* [Data listing]:
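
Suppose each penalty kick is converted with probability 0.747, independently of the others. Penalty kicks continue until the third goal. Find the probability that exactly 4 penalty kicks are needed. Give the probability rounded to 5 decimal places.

0.31638

Y = trial on which the third success occurs; negative binomial, r=3, p=0.747.
P(Y=4) = C(3,2) · p^3 · (1−p)^1
= 3 · 0.41683 · 0.253 = 0.3163760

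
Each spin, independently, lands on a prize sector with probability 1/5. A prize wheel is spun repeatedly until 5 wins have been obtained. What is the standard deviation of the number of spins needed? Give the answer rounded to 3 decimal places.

10.000

Y = total spins until the fifth success; negative binomial with r=5, p=0.20.
SD(Y) = √[r(1−p)/p²] = √(100.00000) = 10.00000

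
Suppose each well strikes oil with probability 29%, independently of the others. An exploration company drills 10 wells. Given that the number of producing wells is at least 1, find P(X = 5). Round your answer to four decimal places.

X ~ Binomial(10, 0.29). Want P(X=5 | X≥1) = P(X=5) / P(X≥1).
P(X=5) = C(10,5)·0.29^5·0.71^5 = 0.093257
P(X≥1) = 1 − 0.032552 = 0.967448
Ratio = 0.093257 / 0.967448 = 0.096395

0.0964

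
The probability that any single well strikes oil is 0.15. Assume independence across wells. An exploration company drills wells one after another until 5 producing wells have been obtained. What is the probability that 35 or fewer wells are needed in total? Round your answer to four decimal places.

Finishing within 35 wells ⇔ at least 5 successes in the first 35. With X ~ Binomial(35, 0.15), P(Y ≤ 35) = 1 − P(X ≤ 4).
  k=0: C(35,0)·0.15^0·0.85^35 = 0.003386
  k=1: C(35,1)·0.15^1·0.85^34 = 0.020912
  k=2: C(35,2)·0.15^2·0.85^33 = 0.062737
  k=3: C(35,3)·0.15^3·0.85^32 = 0.121784
  k=4: C(35,4)·0.15^4·0.85^31 = 0.171930
1 − 0.380749 = 0.619251

0.6193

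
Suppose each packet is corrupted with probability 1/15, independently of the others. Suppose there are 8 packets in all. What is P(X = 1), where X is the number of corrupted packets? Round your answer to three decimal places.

0.329

X ~ Binomial(n=8, p=0.066667).
P(X=1) = C(8,1) · p^1 · (1−p)^7
= 8 · 0.066667 · 0.61696 = 0.32905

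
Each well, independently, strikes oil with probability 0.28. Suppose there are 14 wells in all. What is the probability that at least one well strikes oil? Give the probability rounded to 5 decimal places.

P(at least one) = 1 − P(none) = 1 − (1 − 0.28)^14
= 1 − 0.0100613 = 0.9899387

0.98994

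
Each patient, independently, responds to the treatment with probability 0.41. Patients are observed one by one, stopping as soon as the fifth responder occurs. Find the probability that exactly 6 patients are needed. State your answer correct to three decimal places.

0.034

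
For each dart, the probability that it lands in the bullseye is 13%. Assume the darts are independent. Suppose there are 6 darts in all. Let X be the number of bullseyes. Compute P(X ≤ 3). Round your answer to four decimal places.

0.9966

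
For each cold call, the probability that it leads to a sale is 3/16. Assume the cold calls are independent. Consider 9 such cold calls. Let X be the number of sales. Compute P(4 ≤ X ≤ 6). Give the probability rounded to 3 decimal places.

0.070

X ~ Binomial(9, 0.1875); P(4 ≤ X ≤ 6) = Σ C(9,k) p^k (1−p)^(9−k) over k:
  k=4: C(9,4)·0.1875^4·0.8125^5 = 0.05514
  k=5: C(9,5)·0.1875^5·0.8125^4 = 0.01273
  k=6: C(9,6)·0.1875^6·0.8125^3 = 0.00196
Total = 0.06983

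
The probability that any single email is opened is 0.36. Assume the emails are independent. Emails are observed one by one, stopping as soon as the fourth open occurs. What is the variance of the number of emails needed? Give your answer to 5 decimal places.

19.75309

Y = total emails until the fourth success; negative binomial with r=4, p=0.36.
Var(Y) = r(1−p)/p² = 4·0.64 / 0.36² = 19.7530864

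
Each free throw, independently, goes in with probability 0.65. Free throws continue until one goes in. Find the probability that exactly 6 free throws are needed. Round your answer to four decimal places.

Geometric (trials to first success), p = 0.65.
P(Y = 6) = (1−p)^5 · p = 0.0052522 · 0.65 = 0.003414

0.0034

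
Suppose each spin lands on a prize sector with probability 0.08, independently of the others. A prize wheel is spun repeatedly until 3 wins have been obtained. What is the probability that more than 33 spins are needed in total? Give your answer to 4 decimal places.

0.5018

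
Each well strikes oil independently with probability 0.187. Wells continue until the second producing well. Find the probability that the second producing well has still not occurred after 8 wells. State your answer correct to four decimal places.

0.5421

Needing more than 8 wells ⇔ fewer than 2 successes in the first 8. With X ~ Binomial(8, 0.187), P(Y > 8) = P(X ≤ 1).
  k=0: C(8,0)·0.187^0·0.813^8 = 0.190864
  k=1: C(8,1)·0.187^1·0.813^7 = 0.351209
P(X ≤ 1) = 0.542073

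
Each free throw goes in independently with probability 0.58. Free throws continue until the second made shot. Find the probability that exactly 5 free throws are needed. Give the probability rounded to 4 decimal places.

0.0997

Y = trial on which the second success occurs; negative binomial, r=2, p=0.58.
P(Y=5) = C(4,1) · p^2 · (1−p)^3
= 4 · 0.3364 · 0.074088 = 0.099693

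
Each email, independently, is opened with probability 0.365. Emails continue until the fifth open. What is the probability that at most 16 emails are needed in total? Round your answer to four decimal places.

Finishing within 16 emails ⇔ at least 5 successes in the first 16. With X ~ Binomial(16, 0.365), P(Y ≤ 16) = 1 − P(X ≤ 4).
  k=0: C(16,0)·0.365^0·0.635^16 = 0.000699
  k=1: C(16,1)·0.365^1·0.635^15 = 0.006427
  k=2: C(16,2)·0.365^2·0.635^14 = 0.027708
  k=3: C(16,3)·0.365^3·0.635^13 = 0.074323
  k=4: C(16,4)·0.365^4·0.635^12 = 0.138844
1 − 0.248001 = 0.751999

0.7520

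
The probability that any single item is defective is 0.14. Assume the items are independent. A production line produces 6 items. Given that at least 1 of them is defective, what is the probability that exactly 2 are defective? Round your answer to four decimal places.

X ~ Binomial(6, 0.14). Want P(X=2 | X≥1) = P(X=2) / P(X≥1).
P(X=2) = C(6,2)·0.14^2·0.86^4 = 0.160820
P(X≥1) = 1 − 0.404567 = 0.595433
Ratio = 0.160820 / 0.595433 = 0.270090

0.2701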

* [How to complete this task]:
Retype the data in full and match it exactly.

* [Solution to this exercise]:
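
Suppose each penalty kick is converted with probability 0.747, independently of the others. Penalty kicks continue until the third goal. Find the probability that exactly 4 penalty kicks are needed. Give the probability rounded to 5 decimal places.

0.31638

Y = trial on which the third success occurs; negative binomial, r=3, p=0.747.
P(Y=4) = C(3,2) · p^3 · (1−p)^1
= 3 · 0.41683 · 0.253 = 0.3163760

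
Each spin, independently, lands on a prize sector with probability 1/5. A prize wheel is spun repeatedly until 5 wins have been obtained. What is the standard deviation of the number of spins needed? Give the answer rounded to 3 decimal places.

10.000

Y = total spins until the fifth success; negative binomial with r=5, p=0.20.
SD(Y) = √[r(1−p)/p²] = √(100.00000) = 10.00000

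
Suppose each well strikes oil with probability 29%, independently of the others. An exploration company drills 10 wells. Given that the number of producing wells is at least 1, find P(X = 5). Round your answer to four decimal places.

X ~ Binomial(10, 0.29). Want P(X=5 | X≥1) = P(X=5) / P(X≥1).
P(X=5) = C(10,5)·0.29^5·0.71^5 = 0.093257
P(X≥1) = 1 − 0.032552 = 0.967448
Ratio = 0.093257 / 0.967448 = 0.096395

0.0964

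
The probability that any single well strikes oil is 0.15. Assume independence across wells. An exploration company drills wells one after another until 5 producing wells have been obtained. What is the probability that 35 or fewer wells are needed in total? Round your answer to four decimal places.

Finishing within 35 wells ⇔ at least 5 successes in the first 35. With X ~ Binomial(35, 0.15), P(Y ≤ 35) = 1 − P(X ≤ 4).
  k=0: C(35,0)·0.15^0·0.85^35 = 0.003386
  k=1: C(35,1)·0.15^1·0.85^34 = 0.020912
  k=2: C(35,2)·0.15^2·0.85^33 = 0.062737
  k=3: C(35,3)·0.15^3·0.85^32 = 0.121784
  k=4: C(35,4)·0.15^4·0.85^31 = 0.171930
1 − 0.380749 = 0.619251

0.6193

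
Suppose each packet is corrupted with probability 1/15, independently of the others. Suppose there are 8 packets in all. What is P(X = 1), where X is the number of corrupted packets? Round your answer to three decimal places.

0.329

X ~ Binomial(n=8, p=0.066667).
P(X=1) = C(8,1) · p^1 · (1−p)^7
= 8 · 0.066667 · 0.61696 = 0.32905

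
Each well, independently, strikes oil with probability 0.28. Suppose there are 14 wells in all. What is the probability that at least one well strikes oil? Give the probability rounded to 5 decimal places.

P(at least one) = 1 − P(none) = 1 − (1 − 0.28)^14
= 1 − 0.0100613 = 0.9899387

0.98994

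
Each patient, independently, responds to the treatment with probability 0.41. Patients are observed one by one, stopping as soon as the fifth responder occurs. Find the probability that exactly 6 patients are needed. State your answer correct to three decimal places.

0.034

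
For each dart, the probability that it lands in the bullseye is 13%. Assume the darts are independent. Suppose there are 6 darts in all. Let X be the number of bullseyes. Compute P(X ≤ 3). Round your answer to four decimal places.

0.9966

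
For each cold call, the probability that it leads to a sale is 3/16. Assume the cold calls are independent. Consider 9 such cold calls. Let X be the number of sales. Compute P(4 ≤ X ≤ 6). Give the probability rounded to 3 decimal places.

0.070

X ~ Binomial(9, 0.1875); P(4 ≤ X ≤ 6) = Σ C(9,k) p^k (1−p)^(9−k) over k:
  k=4: C(9,4)·0.1875^4·0.8125^5 = 0.05514
  k=5: C(9,5)·0.1875^5·0.8125^4 = 0.01273
  k=6: C(9,6)·0.1875^6·0.8125^3 = 0.00196
Total = 0.06983

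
The probability that any single email is opened is 0.36. Assume the emails are independent. Emails are observed one by one, stopping as soon as the fourth open occurs. What is the variance of the number of emails needed? Give your answer to 5 decimal places.

19.75309

Y = total emails until the fourth success; negative binomial with r=4, p=0.36.
Var(Y) = r(1−p)/p² = 4·0.64 / 0.36² = 19.7530864

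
Each free throw, independently, goes in with probability 0.65. Free throws continue until one goes in. Find the probability that exactly 6 free throws are needed. Round your answer to four decimal places.

Geometric (trials to first success), p = 0.65.
P(Y = 6) = (1−p)^5 · p = 0.0052522 · 0.65 = 0.003414

0.0034

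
Suppose each spin lands on a prize sector with probability 0.08, independently of the others. A prize wheel is spun repeatedly until 3 wins have been obtained. What is the probability that more than 33 spins are needed in total? Give your answer to 4 decimal places.

0.5018

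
Each well strikes oil independently with probability 0.187. Wells continue until the second producing well. Find the probability that the second producing well has still not occurred after 8 wells. State your answer correct to four decimal places.

0.5421

Needing more than 8 wells ⇔ fewer than 2 successes in the first 8. With X ~ Binomial(8, 0.187), P(Y > 8) = P(X ≤ 1).
  k=0: C(8,0)·0.187^0·0.813^8 = 0.190864
  k=1: C(8,1)·0.187^1·0.813^7 = 0.351209
P(X ≤ 1) = 0.542073

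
Each free throw goes in independently with probability 0.58. Free throws continue until the second made shot. Find the probability that exactly 5 free throws are needed. Give the probability rounded to 4 decimal places.

0.0997

Y = trial on which the second success occurs; negative binomial, r=2, p=0.58.
P(Y=5) = C(4,1) · p^2 · (1−p)^3
= 4 · 0.3364 · 0.074088 = 0.099693

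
Each email, independently, is opened with probability 0.365. Emails continue until the fifth open. What is the probability that at most 16 emails are needed in total? Round your answer to four decimal places.

Finishing within 16 emails ⇔ at least 5 successes in the first 16. With X ~ Binomial(16, 0.365), P(Y ≤ 16) = 1 − P(X ≤ 4).
  k=0: C(16,0)·0.365^0·0.635^16 = 0.000699
  k=1: C(16,1)·0.365^1·0.635^15 = 0.006427
  k=2: C(16,2)·0.365^2·0.635^14 = 0.027708
  k=3: C(16,3)·0.365^3·0.635^13 = 0.074323
  k=4: C(16,4)·0.365^4·0.635^12 = 0.138844
1 − 0.248001 = 0.751999

0.7520

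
The probability that any single item is defective is 0.14. Assume the items are independent. A production line produces 6 items. Given that at least 1 of them is defective, what is the probability that exactly 2 are defective? Round your answer to four decimal places.

X ~ Binomial(6, 0.14). Want P(X=2 | X≥1) = P(X=2) / P(X≥1).
P(X=2) = C(6,2)·0.14^2·0.86^4 = 0.160820
P(X≥1) = 1 − 0.404567 = 0.595433
Ratio = 0.160820 / 0.595433 = 0.270090

0.2701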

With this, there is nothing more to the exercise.